(YOUR TASK): Write out the records below once more, exactly and completely.

(SUPPLIED RECORDS):
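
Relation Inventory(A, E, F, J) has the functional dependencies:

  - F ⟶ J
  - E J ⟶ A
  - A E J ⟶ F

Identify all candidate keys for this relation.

EF, EJ

{E, F}⁺: F→J adds J; EJ→A adds A → {A, E, F, J}. Minimal: {F}⁺ = {F, J}; {E}⁺ = {E} — none reach the full schema.
{E, J}⁺: EJ→A adds A; AEJ→F adds F → {A, E, F, J}. Minimal: {J}⁺ = {J}; {E}⁺ = {E} — none reach the full schema.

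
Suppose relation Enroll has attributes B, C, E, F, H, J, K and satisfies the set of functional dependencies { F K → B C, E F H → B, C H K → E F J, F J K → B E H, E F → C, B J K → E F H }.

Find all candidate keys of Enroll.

{B, J, K}; {C, H, K}; {F, H, K}; {F, J, K}

Attribute K never appears on the right-hand side of any dependency, so K must belong to every candidate key.
{K}⁺ = {K}, which is not all of the schema, so we must add further attributes.
{B, J, K}⁺: BJK→EFH adds E, F, H; FK→BC adds C → {B, C, E, F, H, J, K}. Minimal: {J, K}⁺ = {J, K}; {B, K}⁺ = {B, K}; {B, J}⁺ = {B, J} — none reach the full schema.
{C, H, K}⁺: CHK→EFJ adds E, F, J; FJK→BEH adds B → {B, C, E, F, H, J, K}. Minimal: {H, K}⁺ = {H, K}; {C, K}⁺ = {C, K}; {C, H}⁺ = {C, H} — none reach the full schema.
{F, H, K}⁺: FK→BC adds B, C; CHK→EFJ adds E, J → {B, C, E, F, H, J, K}. Minimal: {H, K}⁺ = {H, K}; {F, K}⁺ = {B, C, F, K}; {F, H}⁺ = {F, H} — none reach the full schema.
{F, J, K}⁺: FK→BC adds B, C; FJK→BEH adds E, H → {B, C, E, F, H, J, K}. Minimal: {J, K}⁺ = {J, K}; {F, K}⁺ = {B, C, F, K}; {F, J}⁺ = {F, J} — none reach the full schema.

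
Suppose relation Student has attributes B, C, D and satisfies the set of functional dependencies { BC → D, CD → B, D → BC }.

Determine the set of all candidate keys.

{D}⁺: D→BC adds B, C → {B, C, D}.
{B, C}⁺: BC→D adds D → {B, C, D}. Minimal: {C}⁺ = {C}; {B}⁺ = {B} — none reach the full schema.
Any other superkey contains one of these as a subset, so there are no further candidate keys.

D, BC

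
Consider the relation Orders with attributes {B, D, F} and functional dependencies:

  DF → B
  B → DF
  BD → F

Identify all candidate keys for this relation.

{B}⁺: B→DF adds D, F → {B, D, F}.
{D, F}⁺: DF→B adds B → {B, D, F}. Minimal: {F}⁺ = {F}; {D}⁺ = {D} — none reach the full schema.
Any other superkey contains one of these as a subset, so there are no further candidate keys.

(B); (D, F)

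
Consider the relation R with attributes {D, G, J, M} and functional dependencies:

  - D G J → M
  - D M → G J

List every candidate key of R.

Attribute D never appears on the right-hand side of any dependency, so D must belong to every candidate key.
{D}⁺ = {D}, which is not all of the schema, so we must add further attributes.
{D, M}⁺: DM→GJ adds G, J → {D, G, J, M}. Minimal: {M}⁺ = {M}; {D}⁺ = {D} — none reach the full schema.
{D, G, J}⁺: DGJ→M adds M → {D, G, J, M}. Minimal: {G, J}⁺ = {G, J}; {D, J}⁺ = {D, J}; {D, G}⁺ = {D, G} — none reach the full schema.

{D, M}, {D, G, J}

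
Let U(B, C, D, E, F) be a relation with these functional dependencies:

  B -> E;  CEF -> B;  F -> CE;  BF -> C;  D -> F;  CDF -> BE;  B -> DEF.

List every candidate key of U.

(B), (D), (F)

{B}⁺: B→E adds E; B→DEF adds D, F; F→CE adds C → {B, C, D, E, F}.
{D}⁺: D→F adds F; F→CE adds C, E; CDF→BE adds B → {B, C, D, E, F}.
{F}⁺: F→CE adds C, E; CEF→B adds B; B→DEF adds D → {B, C, D, E, F}.
Any other superkey contains one of these as a subset, so there are no further candidate keys.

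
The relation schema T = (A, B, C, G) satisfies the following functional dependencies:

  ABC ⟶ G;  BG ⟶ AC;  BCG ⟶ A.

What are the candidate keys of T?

{B, G}, {A, B, C}

Attribute B never appears on the right-hand side of any dependency, so B must belong to every candidate key.
{B}⁺ = {B}, which is not all of the schema, so we must add further attributes.
{B, G}⁺: BG→AC adds A, C → {A, B, C, G}. Minimal: {G}⁺ = {G}; {B}⁺ = {B} — none reach the full schema.
{A, B, C}⁺: ABC→G adds G → {A, B, C, G}. Minimal: {B, C}⁺ = {B, C}; {A, C}⁺ = {A, C}; {A, B}⁺ = {A, B} — none reach the full schema.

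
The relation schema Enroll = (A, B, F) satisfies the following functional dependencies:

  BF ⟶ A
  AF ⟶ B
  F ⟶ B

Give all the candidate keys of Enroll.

Attribute F never appears on the right-hand side of any dependency, so F must belong to every candidate key.
{F}⁺ = {A, B, F}, which is all of the schema, so {F} is the only candidate key.

F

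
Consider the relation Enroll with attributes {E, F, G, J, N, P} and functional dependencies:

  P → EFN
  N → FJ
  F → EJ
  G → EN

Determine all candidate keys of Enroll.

{G, P}

{G, P}⁺: P→EFN adds E, F, N; N→FJ adds J → {E, F, G, J, N, P}.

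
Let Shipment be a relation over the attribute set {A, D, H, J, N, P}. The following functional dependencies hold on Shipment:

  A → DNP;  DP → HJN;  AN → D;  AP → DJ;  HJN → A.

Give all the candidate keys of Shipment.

{A}⁺: A→DNP adds D, N, P; DP→HJN adds H, J → {A, D, H, J, N, P}.
{D, P}⁺: DP→HJN adds H, J, N; HJN→A adds A → {A, D, H, J, N, P}. Minimal: {P}⁺ = {P}; {D}⁺ = {D} — none reach the full schema.
{H, J, N}⁺: HJN→A adds A; A→DNP adds D, P → {A, D, H, J, N, P}. Minimal: {J, N}⁺ = {J, N}; {H, N}⁺ = {H, N}; {H, J}⁺ = {H, J} — none reach the full schema.
Any other superkey contains one of these as a subset, so there are no further candidate keys.

{A}, {D, P}, {H, J, N}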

(RESULT FOR THIS EXERCISE):
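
Relation Inventory(A, E, F, J) has the functional dependencies:

  - F ⟶ J
  - E J ⟶ A
  - A E J ⟶ F

Identify all candidate keys for this relation.

EF, EJ

{E, F}⁺: F→J adds J; EJ→A adds A → {A, E, F, J}. Minimal: {F}⁺ = {F, J}; {E}⁺ = {E} — none reach the full schema.
{E, J}⁺: EJ→A adds A; AEJ→F adds F → {A, E, F, J}. Minimal: {J}⁺ = {J}; {E}⁺ = {E} — none reach the full schema.

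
Suppose relation Enroll has attributes B, C, E, F, H, J, K and satisfies the set of functional dependencies { F K → B C, E F H → B, C H K → E F J, F J K → B E H, E F → C, B J K → E F H }.

Find all candidate keys of Enroll.

{B, J, K}; {C, H, K}; {F, H, K}; {F, J, K}

Attribute K never appears on the right-hand side of any dependency, so K must belong to every candidate key.
{K}⁺ = {K}, which is not all of the schema, so we must add further attributes.
{B, J, K}⁺: BJK→EFH adds E, F, H; FK→BC adds C → {B, C, E, F, H, J, K}. Minimal: {J, K}⁺ = {J, K}; {B, K}⁺ = {B, K}; {B, J}⁺ = {B, J} — none reach the full schema.
{C, H, K}⁺: CHK→EFJ adds E, F, J; FJK→BEH adds B → {B, C, E, F, H, J, K}. Minimal: {H, K}⁺ = {H, K}; {C, K}⁺ = {C, K}; {C, H}⁺ = {C, H} — none reach the full schema.
{F, H, K}⁺: FK→BC adds B, C; CHK→EFJ adds E, J → {B, C, E, F, H, J, K}. Minimal: {H, K}⁺ = {H, K}; {F, K}⁺ = {B, C, F, K}; {F, H}⁺ = {F, H} — none reach the full schema.
{F, J, K}⁺: FK→BC adds B, C; FJK→BEH adds E, H → {B, C, E, F, H, J, K}. Minimal: {J, K}⁺ = {J, K}; {F, K}⁺ = {B, C, F, K}; {F, J}⁺ = {F, J} — none reach the full schema.

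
Suppose relation Student has attributes B, C, D and satisfies the set of functional dependencies { BC → D, CD → B, D → BC }.

Determine the set of all candidate keys.

{D}⁺: D→BC adds B, C → {B, C, D}.
{B, C}⁺: BC→D adds D → {B, C, D}. Minimal: {C}⁺ = {C}; {B}⁺ = {B} — none reach the full schema.
Any other superkey contains one of these as a subset, so there are no further candidate keys.

D, BC

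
Consider the relation Orders with attributes {B, D, F} and functional dependencies:

  DF → B
  B → DF
  BD → F

Identify all candidate keys for this relation.

{B}⁺: B→DF adds D, F → {B, D, F}.
{D, F}⁺: DF→B adds B → {B, D, F}. Minimal: {F}⁺ = {F}; {D}⁺ = {D} — none reach the full schema.
Any other superkey contains one of these as a subset, so there are no further candidate keys.

(B); (D, F)

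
Consider the relation R with attributes {D, G, J, M} and functional dependencies:

  - D G J → M
  - D M → G J

List every candidate key of R.

Attribute D never appears on the right-hand side of any dependency, so D must belong to every candidate key.
{D}⁺ = {D}, which is not all of the schema, so we must add further attributes.
{D, M}⁺: DM→GJ adds G, J → {D, G, J, M}. Minimal: {M}⁺ = {M}; {D}⁺ = {D} — none reach the full schema.
{D, G, J}⁺: DGJ→M adds M → {D, G, J, M}. Minimal: {G, J}⁺ = {G, J}; {D, J}⁺ = {D, J}; {D, G}⁺ = {D, G} — none reach the full schema.

{D, M}, {D, G, J}

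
Let U(B, C, D, E, F) be a relation with these functional dependencies:

  B -> E;  CEF -> B;  F -> CE;  BF -> C;  D -> F;  CDF -> BE;  B -> DEF.

List every candidate key of U.

(B), (D), (F)

{B}⁺: B→E adds E; B→DEF adds D, F; F→CE adds C → {B, C, D, E, F}.
{D}⁺: D→F adds F; F→CE adds C, E; CDF→BE adds B → {B, C, D, E, F}.
{F}⁺: F→CE adds C, E; CEF→B adds B; B→DEF adds D → {B, C, D, E, F}.
Any other superkey contains one of these as a subset, so there are no further candidate keys.

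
The relation schema T = (A, B, C, G) satisfies the following functional dependencies:

  ABC ⟶ G;  BG ⟶ AC;  BCG ⟶ A.

What are the candidate keys of T?

{B, G}, {A, B, C}

Attribute B never appears on the right-hand side of any dependency, so B must belong to every candidate key.
{B}⁺ = {B}, which is not all of the schema, so we must add further attributes.
{B, G}⁺: BG→AC adds A, C → {A, B, C, G}. Minimal: {G}⁺ = {G}; {B}⁺ = {B} — none reach the full schema.
{A, B, C}⁺: ABC→G adds G → {A, B, C, G}. Minimal: {B, C}⁺ = {B, C}; {A, C}⁺ = {A, C}; {A, B}⁺ = {A, B} — none reach the full schema.

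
The relation schema Enroll = (A, B, F) satisfies the following functional dependencies:

  BF ⟶ A
  AF ⟶ B
  F ⟶ B

Give all the candidate keys of Enroll.

Attribute F never appears on the right-hand side of any dependency, so F must belong to every candidate key.
{F}⁺ = {A, B, F}, which is all of the schema, so {F} is the only candidate key.

F

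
Consider the relation Enroll with attributes {E, F, G, J, N, P} and functional dependencies:

  P → EFN
  N → FJ
  F → EJ
  G → EN

Determine all candidate keys of Enroll.

{G, P}

{G, P}⁺: P→EFN adds E, F, N; N→FJ adds J → {E, F, G, J, N, P}.

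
Let Shipment be a relation over the attribute set {A, D, H, J, N, P}. The following functional dependencies hold on Shipment:

  A → DNP;  DP → HJN;  AN → D;  AP → DJ;  HJN → A.

Give all the candidate keys of Shipment.

{A}⁺: A→DNP adds D, N, P; DP→HJN adds H, J → {A, D, H, J, N, P}.
{D, P}⁺: DP→HJN adds H, J, N; HJN→A adds A → {A, D, H, J, N, P}. Minimal: {P}⁺ = {P}; {D}⁺ = {D} — none reach the full schema.
{H, J, N}⁺: HJN→A adds A; A→DNP adds D, P → {A, D, H, J, N, P}. Minimal: {J, N}⁺ = {J, N}; {H, N}⁺ = {H, N}; {H, J}⁺ = {H, J} — none reach the full schema.
Any other superkey contains one of these as a subset, so there are no further candidate keys.

{A}, {D, P}, {H, J, N}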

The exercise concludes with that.